- _Directions for this task_: Look below for the line containing "C'(t) = 0.00678RC - 0.494C - 0.0147CP"; write out that line and each one after it to the end, exactly, and nothing else.

Stored data
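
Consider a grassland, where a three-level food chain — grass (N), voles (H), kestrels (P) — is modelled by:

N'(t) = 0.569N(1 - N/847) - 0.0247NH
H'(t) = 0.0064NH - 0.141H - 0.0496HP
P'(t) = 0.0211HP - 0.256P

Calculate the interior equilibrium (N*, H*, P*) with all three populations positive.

From dP/dt = 0: 0.0211H* = 0.256, so H* = 12.1.
From dN/dt = 0: 0.569(1 - N*/847) = 0.0247·12.1, giving N* = 847·(1 - 0.527) = 401.
From dH/dt = 0: 0.0064·401 - 0.141 = 0.0496P*, so P* = 2.42/0.0496 = 48.9.

N* ≈ 401, H* ≈ 12.1, P* ≈ 48.9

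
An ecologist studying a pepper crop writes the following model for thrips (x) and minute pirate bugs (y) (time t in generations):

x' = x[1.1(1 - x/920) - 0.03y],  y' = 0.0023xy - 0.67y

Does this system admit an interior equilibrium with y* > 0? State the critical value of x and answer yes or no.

The predator equation gives dy/dt > 0 only when x > 0.67/0.0023 = 291.
Without the predator, x → K = 920. Since 920 > 291, the predator can invade and persist.

Threshold x = 291; K > 291, so yes, the predator persists.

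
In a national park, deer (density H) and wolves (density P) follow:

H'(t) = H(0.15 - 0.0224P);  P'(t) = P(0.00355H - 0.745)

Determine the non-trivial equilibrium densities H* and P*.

Set dP/dt = 0 with P > 0: 0.00355H - 0.745 = 0, so H* = 0.745/0.00355 = 210.
Set dH/dt = 0 with H > 0: 0.15 - 0.0224P = 0, so P* = 0.15/0.0224 = 6.7.

H* ≈ 210, P* ≈ 6.7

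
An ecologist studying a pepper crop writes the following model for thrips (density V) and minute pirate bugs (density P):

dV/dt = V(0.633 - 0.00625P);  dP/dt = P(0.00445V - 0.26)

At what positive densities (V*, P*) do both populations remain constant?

V* ≈ 58.4, P* ≈ 101

Set dP/dt = 0 with P > 0: 0.00445V - 0.26 = 0, so V* = 0.26/0.00445 = 58.4.
Set dV/dt = 0 with V > 0: 0.633 - 0.00625P = 0, so P* = 0.633/0.00625 = 101.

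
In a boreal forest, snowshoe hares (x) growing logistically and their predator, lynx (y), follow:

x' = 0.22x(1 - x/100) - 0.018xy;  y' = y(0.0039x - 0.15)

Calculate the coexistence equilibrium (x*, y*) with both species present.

From dy/dt = 0 with y > 0: 0.0039x* = 0.15, so x* = 38.5.
Substitute into dx/dt = 0: 0.22(1 - 38.5/100) = 0.018y*.
The bracket is 0.615, giving y* = 0.135/0.018 = 7.52.

x* ≈ 38.5, y* ≈ 7.52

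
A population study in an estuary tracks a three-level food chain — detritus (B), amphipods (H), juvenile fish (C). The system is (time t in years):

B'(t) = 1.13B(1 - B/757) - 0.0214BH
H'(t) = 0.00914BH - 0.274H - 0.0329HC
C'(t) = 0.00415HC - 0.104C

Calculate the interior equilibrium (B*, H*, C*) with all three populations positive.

From dC/dt = 0: 0.00415H* = 0.104, so H* = 25.1.
From dB/dt = 0: 1.13(1 - B*/757) = 0.0214·25.1, giving B* = 757·(1 - 0.475) = 398.
From dH/dt = 0: 0.00914·398 - 0.274 = 0.0329C*, so C* = 3.36/0.0329 = 102.

B* ≈ 398, H* ≈ 25.1, C* ≈ 102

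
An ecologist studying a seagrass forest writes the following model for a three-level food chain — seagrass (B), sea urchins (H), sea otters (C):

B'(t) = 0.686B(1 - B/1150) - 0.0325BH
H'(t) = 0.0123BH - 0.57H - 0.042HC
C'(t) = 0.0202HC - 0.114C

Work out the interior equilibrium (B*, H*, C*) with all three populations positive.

From dC/dt = 0: 0.0202H* = 0.114, so H* = 5.64.
From dB/dt = 0: 0.686(1 - B*/1150) = 0.0325·5.64, giving B* = 1150·(1 - 0.267) = 843.
From dH/dt = 0: 0.0123·843 - 0.57 = 0.042C*, so C* = 9.79/0.042 = 233.

B* ≈ 843, H* ≈ 5.64, C* ≈ 233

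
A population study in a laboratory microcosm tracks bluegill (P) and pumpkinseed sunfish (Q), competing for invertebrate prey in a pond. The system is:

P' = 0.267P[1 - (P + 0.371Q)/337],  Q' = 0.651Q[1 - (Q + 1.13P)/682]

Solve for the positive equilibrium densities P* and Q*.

Setting both brackets to zero gives the nullclines P + 0.371Q = 337 and 1.13P + Q = 682.
Substituting Q = 682 - 1.13P into the first: P(1 - 0.371·1.13) = 337 - 0.371·682.
So P* = 84/0.581 = 145, and then Q* = 682 - 1.13·145 = 519.

P* ≈ 145, Q* ≈ 519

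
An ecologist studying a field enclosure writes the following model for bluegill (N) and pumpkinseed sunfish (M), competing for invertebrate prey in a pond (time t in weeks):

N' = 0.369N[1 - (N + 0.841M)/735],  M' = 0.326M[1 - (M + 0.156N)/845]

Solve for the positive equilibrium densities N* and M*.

Setting both brackets to zero gives the nullclines N + 0.841M = 735 and 0.156N + M = 845.
Substituting M = 845 - 0.156N into the first: N(1 - 0.841·0.156) = 735 - 0.841·845.
So N* = 24.4/0.869 = 28, and then M* = 845 - 0.156·28 = 841.

N* ≈ 28, M* ≈ 841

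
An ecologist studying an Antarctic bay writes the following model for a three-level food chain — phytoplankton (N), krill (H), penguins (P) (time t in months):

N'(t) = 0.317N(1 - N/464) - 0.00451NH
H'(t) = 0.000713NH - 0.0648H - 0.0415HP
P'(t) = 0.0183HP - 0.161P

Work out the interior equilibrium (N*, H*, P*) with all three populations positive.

From dP/dt = 0: 0.0183H* = 0.161, so H* = 8.8.
From dN/dt = 0: 0.317(1 - N*/464) = 0.00451·8.8, giving N* = 464·(1 - 0.125) = 406.
From dH/dt = 0: 0.000713·406 - 0.0648 = 0.0415P*, so P* = 0.225/0.0415 = 5.41.

N* ≈ 406, H* ≈ 8.8, P* ≈ 5.41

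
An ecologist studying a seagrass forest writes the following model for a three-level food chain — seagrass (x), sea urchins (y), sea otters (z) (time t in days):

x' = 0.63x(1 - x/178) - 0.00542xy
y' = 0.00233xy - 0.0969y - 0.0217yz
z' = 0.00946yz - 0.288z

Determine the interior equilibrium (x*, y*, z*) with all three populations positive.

From dz/dt = 0: 0.00946y* = 0.288, so y* = 30.4.
From dx/dt = 0: 0.63(1 - x*/178) = 0.00542·30.4, giving x* = 178·(1 - 0.262) = 131.
From dy/dt = 0: 0.00233·131 - 0.0969 = 0.0217z*, so z* = 0.209/0.0217 = 9.64.

x* ≈ 131, y* ≈ 30.4, z* ≈ 9.64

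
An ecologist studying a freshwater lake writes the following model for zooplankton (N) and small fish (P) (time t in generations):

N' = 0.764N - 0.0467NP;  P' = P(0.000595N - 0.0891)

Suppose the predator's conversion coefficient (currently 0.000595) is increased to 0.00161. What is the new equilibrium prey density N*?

N* ≈ 55.3

At the interior fixed point, setting dP/dt = 0 with P > 0 fixes N* = (predator death rate)/(NP coefficient) — independent of the other coefficients.
With the change, N* = 0.0891/0.00161 = 55.3; it falls from 150.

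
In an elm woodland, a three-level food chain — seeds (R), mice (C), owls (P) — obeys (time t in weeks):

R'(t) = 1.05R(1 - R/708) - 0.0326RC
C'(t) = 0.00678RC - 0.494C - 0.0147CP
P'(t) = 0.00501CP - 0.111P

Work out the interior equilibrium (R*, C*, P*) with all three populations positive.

From dP/dt = 0: 0.00501C* = 0.111, so C* = 22.2.
From dR/dt = 0: 1.05(1 - R*/708) = 0.0326·22.2, giving R* = 708·(1 - 0.688) = 221.
From dC/dt = 0: 0.00678·221 - 0.494 = 0.0147P*, so P* = 1/0.0147 = 68.3.

R* ≈ 221, C* ≈ 22.2, P* ≈ 68.3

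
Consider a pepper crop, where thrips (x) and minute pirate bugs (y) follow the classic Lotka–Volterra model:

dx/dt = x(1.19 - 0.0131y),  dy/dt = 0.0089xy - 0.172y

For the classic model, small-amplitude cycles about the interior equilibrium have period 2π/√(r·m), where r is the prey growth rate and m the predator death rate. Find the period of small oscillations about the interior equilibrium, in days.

Here r = 1.19 and m = 0.172, so r·m = 0.205.
ω = √0.205 = 0.452 per day, hence T = 2π/ω ≈ 13.9 days.

T ≈ 13.9 days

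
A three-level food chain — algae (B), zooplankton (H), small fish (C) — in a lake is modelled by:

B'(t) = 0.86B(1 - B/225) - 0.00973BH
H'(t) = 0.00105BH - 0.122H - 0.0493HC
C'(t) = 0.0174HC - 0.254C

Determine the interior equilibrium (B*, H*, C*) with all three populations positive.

B* ≈ 188, H* ≈ 14.6, C* ≈ 1.53

From dC/dt = 0: 0.0174H* = 0.254, so H* = 14.6.
From dB/dt = 0: 0.86(1 - B*/225) = 0.00973·14.6, giving B* = 225·(1 - 0.165) = 188.
From dH/dt = 0: 0.00105·188 - 0.122 = 0.0493C*, so C* = 0.0752/0.0493 = 1.53.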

- _Reply_:
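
C'(t) = 0.00678RC - 0.494C - 0.0147CP
P'(t) = 0.00501CP - 0.111P

Work out the interior equilibrium (R*, C*, P*) with all three populations positive.

From dP/dt = 0: 0.00501C* = 0.111, so C* = 22.2.
From dR/dt = 0: 1.05(1 - R*/708) = 0.0326·22.2, giving R* = 708·(1 - 0.688) = 221.
From dC/dt = 0: 0.00678·221 - 0.494 = 0.0147P*, so P* = 1/0.0147 = 68.3.

R* ≈ 221, C* ≈ 22.2, P* ≈ 68.3

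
Consider a pepper crop, where thrips (x) and minute pirate bugs (y) follow the classic Lotka–Volterra model:

dx/dt = x(1.19 - 0.0131y),  dy/dt = 0.0089xy - 0.172y

For the classic model, small-amplitude cycles about the interior equilibrium have period 2π/√(r·m), where r is the prey growth rate and m the predator death rate. Find the period of small oscillations about the interior equilibrium, in days.

Here r = 1.19 and m = 0.172, so r·m = 0.205.
ω = √0.205 = 0.452 per day, hence T = 2π/ω ≈ 13.9 days.

T ≈ 13.9 days

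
A three-level food chain — algae (B), zooplankton (H), small fish (C) — in a lake is modelled by:

B'(t) = 0.86B(1 - B/225) - 0.00973BH
H'(t) = 0.00105BH - 0.122H - 0.0493HC
C'(t) = 0.0174HC - 0.254C

Determine the interior equilibrium (B*, H*, C*) with all three populations positive.

B* ≈ 188, H* ≈ 14.6, C* ≈ 1.53

From dC/dt = 0: 0.0174H* = 0.254, so H* = 14.6.
From dB/dt = 0: 0.86(1 - B*/225) = 0.00973·14.6, giving B* = 225·(1 - 0.165) = 188.
From dH/dt = 0: 0.00105·188 - 0.122 = 0.0493C*, so C* = 0.0752/0.0493 = 1.53.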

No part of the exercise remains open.